* EXERCISE PROMPT *
Every single entry must be restated word for word.

* PROVIDED RECORDS *
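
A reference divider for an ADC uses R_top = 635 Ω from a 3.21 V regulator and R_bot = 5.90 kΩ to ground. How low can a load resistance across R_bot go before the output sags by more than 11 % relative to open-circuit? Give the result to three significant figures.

Output resistance R_th = R_top‖R_bot = (635 × 5900)/6535 = 573.3 Ω.
The fractional drop is R_th/(R_th + R_L); requiring this ≤ 0.110 gives R_L ≥ R_th(1/0.110 − 1) = 573.3 × 8.091 = 4.64 kΩ.

R_L(min) ≈ 4.64 kΩ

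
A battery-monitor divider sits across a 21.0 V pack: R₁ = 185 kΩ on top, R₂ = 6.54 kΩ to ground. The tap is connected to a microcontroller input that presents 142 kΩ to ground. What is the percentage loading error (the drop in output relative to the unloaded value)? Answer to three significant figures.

The divider's output (Thévenin) resistance is R₁‖R₂ = 6.317 kΩ.
Fractional drop under load = R_th/(R_th + R_L) = 6.317 / (6.317 + 142) = 0.04259.
So the output falls by 4.26 %.

4.26 %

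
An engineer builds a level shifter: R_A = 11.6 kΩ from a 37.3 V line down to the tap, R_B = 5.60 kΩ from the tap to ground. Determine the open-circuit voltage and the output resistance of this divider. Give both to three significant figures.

V_th is the open-circuit tap voltage: 37.3 × 5.60/(11.6 + 5.60) = 12.1 V.
With the supply zeroed, R_A and R_B appear in parallel from the tap: R_th = R_A‖R_B = (11.6 × 5.60)/17.20 = 3.78 kΩ.

V_th = 12.1 V, R_th = 3.78 kΩ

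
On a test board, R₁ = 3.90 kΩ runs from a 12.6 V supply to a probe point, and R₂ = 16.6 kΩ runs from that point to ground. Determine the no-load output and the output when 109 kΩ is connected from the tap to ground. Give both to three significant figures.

Unloaded: 10.2 V; loaded: 9.92 V

Open-circuit: V = 12.6 × 16.6/(3.90 + 16.6) = 10.2 V.
With the load, R₂ becomes R₂‖R_L = 14.41 kΩ, so V = 12.6 × 14.41/18.31 = 9.92 V.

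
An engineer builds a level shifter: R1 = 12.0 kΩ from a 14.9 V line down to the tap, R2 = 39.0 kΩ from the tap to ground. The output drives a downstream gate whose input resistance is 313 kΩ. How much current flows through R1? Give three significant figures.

R2‖R_L = 34.68 kΩ, so the source sees R1 + R2‖R_L = 46.68 kΩ.
I = 14.9 V / 46.68 kΩ = 0.319 mA.

I ≈ 0.319 mA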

* RESPONSE BOX *
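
A reference divider for an ADC uses R_top = 635 Ω from a 3.21 V regulator and R_bot = 5.90 kΩ to ground. How low can a load resistance across R_bot go before the output sags by more than 11 % relative to open-circuit? Give the result to three significant figures.

Output resistance R_th = R_top‖R_bot = (635 × 5900)/6535 = 573.3 Ω.
The fractional drop is R_th/(R_th + R_L); requiring this ≤ 0.110 gives R_L ≥ R_th(1/0.110 − 1) = 573.3 × 8.091 = 4.64 kΩ.

R_L(min) ≈ 4.64 kΩ

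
A battery-monitor divider sits across a 21.0 V pack: R₁ = 185 kΩ on top, R₂ = 6.54 kΩ to ground. The tap is connected to a microcontroller input that presents 142 kΩ to ground. What is the percentage loading error (the drop in output relative to the unloaded value)? Answer to three significant figures.

The divider's output (Thévenin) resistance is R₁‖R₂ = 6.317 kΩ.
Fractional drop under load = R_th/(R_th + R_L) = 6.317 / (6.317 + 142) = 0.04259.
So the output falls by 4.26 %.

4.26 %

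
An engineer builds a level shifter: R_A = 11.6 kΩ from a 37.3 V line down to the tap, R_B = 5.60 kΩ from the tap to ground. Determine the open-circuit voltage and the output resistance of this divider. Give both to three significant figures.

V_th is the open-circuit tap voltage: 37.3 × 5.60/(11.6 + 5.60) = 12.1 V.
With the supply zeroed, R_A and R_B appear in parallel from the tap: R_th = R_A‖R_B = (11.6 × 5.60)/17.20 = 3.78 kΩ.

V_th = 12.1 V, R_th = 3.78 kΩ

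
On a test board, R₁ = 3.90 kΩ runs from a 12.6 V supply to a probe point, and R₂ = 16.6 kΩ runs from that point to ground. Determine the no-load output and the output when 109 kΩ is connected from the tap to ground. Give both to three significant figures.

Unloaded: 10.2 V; loaded: 9.92 V

Open-circuit: V = 12.6 × 16.6/(3.90 + 16.6) = 10.2 V.
With the load, R₂ becomes R₂‖R_L = 14.41 kΩ, so V = 12.6 × 14.41/18.31 = 9.92 V.

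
An engineer builds a level shifter: R1 = 12.0 kΩ from a 14.9 V line down to the tap, R2 = 39.0 kΩ from the tap to ground. The output drives a downstream gate whose input resistance is 313 kΩ. How much current flows through R1? Give three significant figures.

R2‖R_L = 34.68 kΩ, so the source sees R1 + R2‖R_L = 46.68 kΩ.
I = 14.9 V / 46.68 kΩ = 0.319 mA.

I ≈ 0.319 mA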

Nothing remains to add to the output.